Go through the entries and write each one out again unchanged.

------------------------

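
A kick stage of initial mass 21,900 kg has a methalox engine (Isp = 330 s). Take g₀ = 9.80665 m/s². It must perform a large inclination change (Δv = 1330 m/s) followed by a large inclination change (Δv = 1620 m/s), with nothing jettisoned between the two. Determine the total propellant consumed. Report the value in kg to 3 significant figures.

total propellant consumed ≈ 13100 kg

v_e = Isp · g₀ = 330 × 9.80665 = 3236.2 m/s.
After the first burn: m = 21900 × exp(−1330/3236.2) = 21900 × 0.66300 = 14,519.7 kg.
After the second burn: m = 14,519.7 × exp(−1620/3236.2) = 14,519.7 × 0.60617 = 8,801.41 kg.
Total propellant = m₀ − m_final = 21900 − 8,801.41 = 13,098.59 kg.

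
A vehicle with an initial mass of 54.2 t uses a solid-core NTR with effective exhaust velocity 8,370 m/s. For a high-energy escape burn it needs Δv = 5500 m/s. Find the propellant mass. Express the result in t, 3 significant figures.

Rocket equation: m₀/m_f = exp(Δv / v_e) = exp(5500 / 8370.0) = exp(0.6571) = 1.9292.
m_f = 54.2 / 1.9292 = 28.0945 t, so propellant = m₀ − m_f = 54.2 − 28.0945 = 26.1055 t.

propellant mass ≈ 26.1 t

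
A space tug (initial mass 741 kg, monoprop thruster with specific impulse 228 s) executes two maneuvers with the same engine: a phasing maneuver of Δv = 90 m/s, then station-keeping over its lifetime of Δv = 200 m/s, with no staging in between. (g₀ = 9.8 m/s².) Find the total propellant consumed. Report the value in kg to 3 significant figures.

total propellant consumed ≈ 90.2 kg

v_e = Isp · g₀ = 228 × 9.8 = 2234.4 m/s.
After the first burn: m = 741 × exp(−90/2234.4) = 741 × 0.96052 = 711.745 kg.
After the second burn: m = 711.745 × exp(−200/2234.4) = 711.745 × 0.91438 = 650.805 kg.
Total propellant = m₀ − m_final = 741 − 650.805 = 90.195 kg.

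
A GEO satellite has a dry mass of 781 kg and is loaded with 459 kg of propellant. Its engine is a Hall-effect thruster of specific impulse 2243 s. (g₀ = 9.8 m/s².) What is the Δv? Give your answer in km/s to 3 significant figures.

v_e = Isp · g₀ = 2243 × 9.8 = 21981.4 m/s.
m₀ = m_dry + m_prop = 781 + 459 = 1,240 kg.
Δv = v_e · ln(m₀/m_f) = 21981.4 × ln(1.588) = 21981.4 × 0.4623 ≈ 10161.8 m/s.

Δv ≈ 10.2 km/s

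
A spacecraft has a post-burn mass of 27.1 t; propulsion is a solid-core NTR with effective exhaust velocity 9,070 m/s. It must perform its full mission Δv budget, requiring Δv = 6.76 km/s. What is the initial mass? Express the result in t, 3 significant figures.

initial mass ≈ 57.1 t

Rocket equation: m₀/m_f = exp(Δv / v_e) = exp(6760 / 9070.0) = exp(0.7453) = 2.1071.
m₀ = m_f × 2.1071 = 27.1 × 2.1071 = 57.1024 t.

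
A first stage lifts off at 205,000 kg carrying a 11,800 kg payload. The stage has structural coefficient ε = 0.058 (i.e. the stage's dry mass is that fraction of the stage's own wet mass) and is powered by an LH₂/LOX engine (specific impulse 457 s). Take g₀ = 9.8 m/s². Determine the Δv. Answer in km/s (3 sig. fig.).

Δv ≈ 9.80 km/s

Stage wet mass = m₀ − payload = 205,000 − 11,800 = 193,200 kg.
Stage dry mass = ε × stage wet mass = 0.058 × 193,200 = 11,205.6 kg.
Burnout mass m_f = stage dry + payload = 11,205.6 + 11,800 = 23,005.6 kg.
v_e = Isp · g₀ = 457 × 9.8 = 4478.6 m/s.
Rocket equation: Δv = v_e · ln(205,000/23,005.6) = 4478.6 × ln(8.911) = 4478.6 × 2.1873 ≈ 9796 m/s.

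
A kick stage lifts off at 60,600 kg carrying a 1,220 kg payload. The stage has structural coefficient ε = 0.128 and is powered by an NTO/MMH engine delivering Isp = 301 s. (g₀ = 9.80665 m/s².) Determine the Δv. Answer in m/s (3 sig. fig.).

Δv ≈ 5690 m/s

Stage wet mass = m₀ − payload = 60,600 − 1,220 = 59,380 kg.
Stage dry mass = ε × stage wet mass = 0.128 × 59,380 = 7,600.64 kg.
Burnout mass m_f = stage dry + payload = 7,600.64 + 1,220 = 8,820.64 kg.
v_e = Isp · g₀ = 301 × 9.80665 = 2951.8 m/s.
Δv = v_e · ln(60,600/8,820.64) = 2951.8 × ln(6.87) = 2951.8 × 1.9272 ≈ 5689 m/s.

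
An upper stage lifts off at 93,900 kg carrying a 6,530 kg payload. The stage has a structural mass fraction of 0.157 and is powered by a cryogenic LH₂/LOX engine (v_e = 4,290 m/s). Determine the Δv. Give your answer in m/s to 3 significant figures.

Δv ≈ 6580 m/s

Stage wet mass = m₀ − payload = 93,900 − 6,530 = 87,370 kg.
Stage dry mass = ε × stage wet mass = 0.157 × 87,370 = 13,717.1 kg.
Burnout mass m_f = stage dry + payload = 13,717.1 + 6,530 = 20,247.1 kg.
Rocket equation: Δv = v_e · ln(93,900/20,247.1) = 4290.0 × ln(4.638) = 4290.0 × 1.5342 ≈ 6582 m/s.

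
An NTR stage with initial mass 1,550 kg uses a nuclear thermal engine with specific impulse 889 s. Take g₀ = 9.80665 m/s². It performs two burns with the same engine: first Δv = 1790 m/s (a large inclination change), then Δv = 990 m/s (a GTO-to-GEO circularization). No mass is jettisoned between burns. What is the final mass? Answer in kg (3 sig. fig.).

v_e = Isp · g₀ = 889 × 9.80665 = 8718.1 m/s.
After the first burn: m = 1550 × exp(−1790/8718.1) = 1550 × 0.81439 = 1,262.3 kg.
After the second burn: m = 1,262.3 × exp(−990/8718.1) = 1,262.3 × 0.89265 = 1,126.79 kg.

final mass ≈ 1130 kg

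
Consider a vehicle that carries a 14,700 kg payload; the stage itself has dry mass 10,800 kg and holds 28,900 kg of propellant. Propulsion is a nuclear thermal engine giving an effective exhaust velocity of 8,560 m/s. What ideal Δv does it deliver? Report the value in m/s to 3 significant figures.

Δv ≈ 6490 m/s

m₀ = payload + dry + propellant = 14,700 + 10,800 + 28,900 = 54,400 kg.
m_f = payload + dry = 14,700 + 10,800 = 25,500 kg.
Rocket equation: Δv = v_e · ln(m₀/m_f) = 8560.0 × ln(2.133) = 8560.0 × 0.7577 ≈ 6485.8 m/s.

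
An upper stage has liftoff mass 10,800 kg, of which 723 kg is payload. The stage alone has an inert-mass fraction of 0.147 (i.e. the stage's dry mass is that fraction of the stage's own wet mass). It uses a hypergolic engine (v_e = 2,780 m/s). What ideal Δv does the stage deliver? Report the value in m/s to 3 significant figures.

Stage wet mass = m₀ − payload = 10,800 − 723 = 10,077 kg.
Stage dry mass = ε × stage wet mass = 0.147 × 10,077 = 1,481.32 kg.
Burnout mass m_f = stage dry + payload = 1,481.32 + 723 = 2,204.32 kg.
Δv = v_e · ln(10,800/2,204.32) = 2780.0 × ln(4.899) = 2780.0 × 1.5891 ≈ 4418 m/s.

Δv ≈ 4420 m/s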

------------------------

* Answer space
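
A kick stage of initial mass 21,900 kg has a methalox engine (Isp = 330 s). Take g₀ = 9.80665 m/s². It must perform a large inclination change (Δv = 1330 m/s) followed by a large inclination change (Δv = 1620 m/s), with nothing jettisoned between the two. Determine the total propellant consumed. Report the value in kg to 3 significant figures.

total propellant consumed ≈ 13100 kg

v_e = Isp · g₀ = 330 × 9.80665 = 3236.2 m/s.
After the first burn: m = 21900 × exp(−1330/3236.2) = 21900 × 0.66300 = 14,519.7 kg.
After the second burn: m = 14,519.7 × exp(−1620/3236.2) = 14,519.7 × 0.60617 = 8,801.41 kg.
Total propellant = m₀ − m_final = 21900 − 8,801.41 = 13,098.59 kg.

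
A vehicle with an initial mass of 54.2 t uses a solid-core NTR with effective exhaust velocity 8,370 m/s. For a high-energy escape burn it needs Δv = 5500 m/s. Find the propellant mass. Express the result in t, 3 significant figures.

Rocket equation: m₀/m_f = exp(Δv / v_e) = exp(5500 / 8370.0) = exp(0.6571) = 1.9292.
m_f = 54.2 / 1.9292 = 28.0945 t, so propellant = m₀ − m_f = 54.2 − 28.0945 = 26.1055 t.

propellant mass ≈ 26.1 t

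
A space tug (initial mass 741 kg, monoprop thruster with specific impulse 228 s) executes two maneuvers with the same engine: a phasing maneuver of Δv = 90 m/s, then station-keeping over its lifetime of Δv = 200 m/s, with no staging in between. (g₀ = 9.8 m/s².) Find the total propellant consumed. Report the value in kg to 3 significant figures.

total propellant consumed ≈ 90.2 kg

v_e = Isp · g₀ = 228 × 9.8 = 2234.4 m/s.
After the first burn: m = 741 × exp(−90/2234.4) = 741 × 0.96052 = 711.745 kg.
After the second burn: m = 711.745 × exp(−200/2234.4) = 711.745 × 0.91438 = 650.805 kg.
Total propellant = m₀ − m_final = 741 − 650.805 = 90.195 kg.

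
A GEO satellite has a dry mass of 781 kg and is loaded with 459 kg of propellant. Its engine is a Hall-effect thruster of specific impulse 2243 s. (g₀ = 9.8 m/s².) What is the Δv? Give your answer in km/s to 3 significant figures.

v_e = Isp · g₀ = 2243 × 9.8 = 21981.4 m/s.
m₀ = m_dry + m_prop = 781 + 459 = 1,240 kg.
Δv = v_e · ln(m₀/m_f) = 21981.4 × ln(1.588) = 21981.4 × 0.4623 ≈ 10161.8 m/s.

Δv ≈ 10.2 km/s

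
A spacecraft has a post-burn mass of 27.1 t; propulsion is a solid-core NTR with effective exhaust velocity 9,070 m/s. It must perform its full mission Δv budget, requiring Δv = 6.76 km/s. What is the initial mass? Express the result in t, 3 significant figures.

initial mass ≈ 57.1 t

Rocket equation: m₀/m_f = exp(Δv / v_e) = exp(6760 / 9070.0) = exp(0.7453) = 2.1071.
m₀ = m_f × 2.1071 = 27.1 × 2.1071 = 57.1024 t.

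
A first stage lifts off at 205,000 kg carrying a 11,800 kg payload. The stage has structural coefficient ε = 0.058 (i.e. the stage's dry mass is that fraction of the stage's own wet mass) and is powered by an LH₂/LOX engine (specific impulse 457 s). Take g₀ = 9.8 m/s². Determine the Δv. Answer in km/s (3 sig. fig.).

Δv ≈ 9.80 km/s

Stage wet mass = m₀ − payload = 205,000 − 11,800 = 193,200 kg.
Stage dry mass = ε × stage wet mass = 0.058 × 193,200 = 11,205.6 kg.
Burnout mass m_f = stage dry + payload = 11,205.6 + 11,800 = 23,005.6 kg.
v_e = Isp · g₀ = 457 × 9.8 = 4478.6 m/s.
Rocket equation: Δv = v_e · ln(205,000/23,005.6) = 4478.6 × ln(8.911) = 4478.6 × 2.1873 ≈ 9796 m/s.

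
A kick stage lifts off at 60,600 kg carrying a 1,220 kg payload. The stage has structural coefficient ε = 0.128 and is powered by an NTO/MMH engine delivering Isp = 301 s. (g₀ = 9.80665 m/s².) Determine the Δv. Answer in m/s (3 sig. fig.).

Δv ≈ 5690 m/s

Stage wet mass = m₀ − payload = 60,600 − 1,220 = 59,380 kg.
Stage dry mass = ε × stage wet mass = 0.128 × 59,380 = 7,600.64 kg.
Burnout mass m_f = stage dry + payload = 7,600.64 + 1,220 = 8,820.64 kg.
v_e = Isp · g₀ = 301 × 9.80665 = 2951.8 m/s.
Δv = v_e · ln(60,600/8,820.64) = 2951.8 × ln(6.87) = 2951.8 × 1.9272 ≈ 5689 m/s.

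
An upper stage lifts off at 93,900 kg carrying a 6,530 kg payload. The stage has a structural mass fraction of 0.157 and is powered by a cryogenic LH₂/LOX engine (v_e = 4,290 m/s). Determine the Δv. Give your answer in m/s to 3 significant figures.

Δv ≈ 6580 m/s

Stage wet mass = m₀ − payload = 93,900 − 6,530 = 87,370 kg.
Stage dry mass = ε × stage wet mass = 0.157 × 87,370 = 13,717.1 kg.
Burnout mass m_f = stage dry + payload = 13,717.1 + 6,530 = 20,247.1 kg.
Rocket equation: Δv = v_e · ln(93,900/20,247.1) = 4290.0 × ln(4.638) = 4290.0 × 1.5342 ≈ 6582 m/s.

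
An NTR stage with initial mass 1,550 kg uses a nuclear thermal engine with specific impulse 889 s. Take g₀ = 9.80665 m/s². It performs two burns with the same engine: first Δv = 1790 m/s (a large inclination change), then Δv = 990 m/s (a GTO-to-GEO circularization). No mass is jettisoned between burns. What is the final mass? Answer in kg (3 sig. fig.).

v_e = Isp · g₀ = 889 × 9.80665 = 8718.1 m/s.
After the first burn: m = 1550 × exp(−1790/8718.1) = 1550 × 0.81439 = 1,262.3 kg.
After the second burn: m = 1,262.3 × exp(−990/8718.1) = 1,262.3 × 0.89265 = 1,126.79 kg.

final mass ≈ 1130 kg

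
Consider a vehicle that carries a 14,700 kg payload; the stage itself has dry mass 10,800 kg and holds 28,900 kg of propellant. Propulsion is a nuclear thermal engine giving an effective exhaust velocity of 8,560 m/s. What ideal Δv does it deliver? Report the value in m/s to 3 significant figures.

Δv ≈ 6490 m/s

m₀ = payload + dry + propellant = 14,700 + 10,800 + 28,900 = 54,400 kg.
m_f = payload + dry = 14,700 + 10,800 = 25,500 kg.
Rocket equation: Δv = v_e · ln(m₀/m_f) = 8560.0 × ln(2.133) = 8560.0 × 0.7577 ≈ 6485.8 m/s.

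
An upper stage has liftoff mass 10,800 kg, of which 723 kg is payload. The stage alone has an inert-mass fraction of 0.147 (i.e. the stage's dry mass is that fraction of the stage's own wet mass). It uses a hypergolic engine (v_e = 2,780 m/s). What ideal Δv does the stage deliver? Report the value in m/s to 3 significant figures.

Stage wet mass = m₀ − payload = 10,800 − 723 = 10,077 kg.
Stage dry mass = ε × stage wet mass = 0.147 × 10,077 = 1,481.32 kg.
Burnout mass m_f = stage dry + payload = 1,481.32 + 723 = 2,204.32 kg.
Δv = v_e · ln(10,800/2,204.32) = 2780.0 × ln(4.899) = 2780.0 × 1.5891 ≈ 4418 m/s.

Δv ≈ 4420 m/s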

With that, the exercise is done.